WORK REQUIRED>
Print out the whole listing below exactly as it is written.
===============
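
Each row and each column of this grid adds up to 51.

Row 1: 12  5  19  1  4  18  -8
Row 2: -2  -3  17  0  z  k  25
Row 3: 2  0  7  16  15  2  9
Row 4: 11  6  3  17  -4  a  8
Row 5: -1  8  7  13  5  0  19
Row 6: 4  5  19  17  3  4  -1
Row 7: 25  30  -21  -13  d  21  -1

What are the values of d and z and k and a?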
===============
EXERCISE RESULT>
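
Each row and each column of this grid adds up to 51.

Row 1: 12  5  19  1  4  18  -8
Row 2: -2  -3  17  0  z  k  25
Row 3: 2  0  7  16  15  2  9
Row 4: 11  6  3  17  -4  a  8
Row 5: -1  8  7  13  5  0  19
Row 6: 4  5  19  17  3  4  -1
Row 7: 25  30  -21  -13  d  21  -1

What are the values of d and z and k and a?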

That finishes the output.